__Task objective__
Your response should be the complete listing, copied exactly.

[Start of Attachment]

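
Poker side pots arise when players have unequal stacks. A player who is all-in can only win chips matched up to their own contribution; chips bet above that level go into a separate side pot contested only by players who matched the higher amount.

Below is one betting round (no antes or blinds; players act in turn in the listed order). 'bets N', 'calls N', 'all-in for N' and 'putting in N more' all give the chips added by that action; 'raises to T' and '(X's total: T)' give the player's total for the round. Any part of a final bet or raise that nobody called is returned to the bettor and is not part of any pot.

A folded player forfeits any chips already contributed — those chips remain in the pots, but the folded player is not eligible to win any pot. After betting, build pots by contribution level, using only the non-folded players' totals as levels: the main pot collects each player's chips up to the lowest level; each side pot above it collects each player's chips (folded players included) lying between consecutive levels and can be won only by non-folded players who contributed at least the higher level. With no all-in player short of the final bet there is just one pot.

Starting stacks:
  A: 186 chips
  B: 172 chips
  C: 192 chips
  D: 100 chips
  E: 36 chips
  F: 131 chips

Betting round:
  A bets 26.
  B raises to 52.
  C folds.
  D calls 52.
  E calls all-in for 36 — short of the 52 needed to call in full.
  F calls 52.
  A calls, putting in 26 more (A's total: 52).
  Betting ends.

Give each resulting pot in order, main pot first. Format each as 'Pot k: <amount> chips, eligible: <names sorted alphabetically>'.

Pot 1: 180 chips, eligible: A, B, D, E, F
Pot 2: 64 chips, eligible: A, B, D, F

Derivation:
Contributions: A=52, B=52, D=52, E=36, F=52
Folded: C
Pot levels (distinct totals of non-folded players): 36, 52
Layer 1-36: 36 each from A, B, D, E, F = 36*5 = 180 chips; eligible A, B, D, E, F
Layer 37-52: 16 each from A, B, D, F = 16*4 = 64 chips; eligible A, B, D, F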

[End of Attachment]

__The completed task__
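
Poker side pots arise when players have unequal stacks. A player who is all-in can only win chips matched up to their own contribution; chips bet above that level go into a separate side pot contested only by players who matched the higher amount.

Below is one betting round (no antes or blinds; players act in turn in the listed order). 'bets N', 'calls N', 'all-in for N' and 'putting in N more' all give the chips added by that action; 'raises to T' and '(X's total: T)' give the player's total for the round. Any part of a final bet or raise that nobody called is returned to the bettor and is not part of any pot.

A folded player forfeits any chips already contributed — those chips remain in the pots, but the folded player is not eligible to win any pot. After betting, build pots by contribution level, using only the non-folded players' totals as levels: the main pot collects each player's chips up to the lowest level; each side pot above it collects each player's chips (folded players included) lying between consecutive levels and can be won only by non-folded players who contributed at least the higher level. With no all-in player short of the final bet there is just one pot.

Starting stacks:
  A: 186 chips
  B: 172 chips
  C: 192 chips
  D: 100 chips
  E: 36 chips
  F: 131 chips

Betting round:
  A bets 26.
  B raises to 52.
  C folds.
  D calls 52.
  E calls all-in for 36 — short of the 52 needed to call in full.
  F calls 52.
  A calls, putting in 26 more (A's total: 52).
  Betting ends.

Give each resulting pot in order, main pot first. Format each as 'Pot k: <amount> chips, eligible: <names sorted alphabetically>'.

Pot 1: 180 chips, eligible: A, B, D, E, F
Pot 2: 64 chips, eligible: A, B, D, F

Derivation:
Contributions: A=52, B=52, D=52, E=36, F=52
Folded: C
Pot levels (distinct totals of non-folded players): 36, 52
Layer 1-36: 36 each from A, B, D, E, F = 36*5 = 180 chips; eligible A, B, D, E, F
Layer 37-52: 16 each from A, B, D, F = 16*4 = 64 chips; eligible A, B, D, F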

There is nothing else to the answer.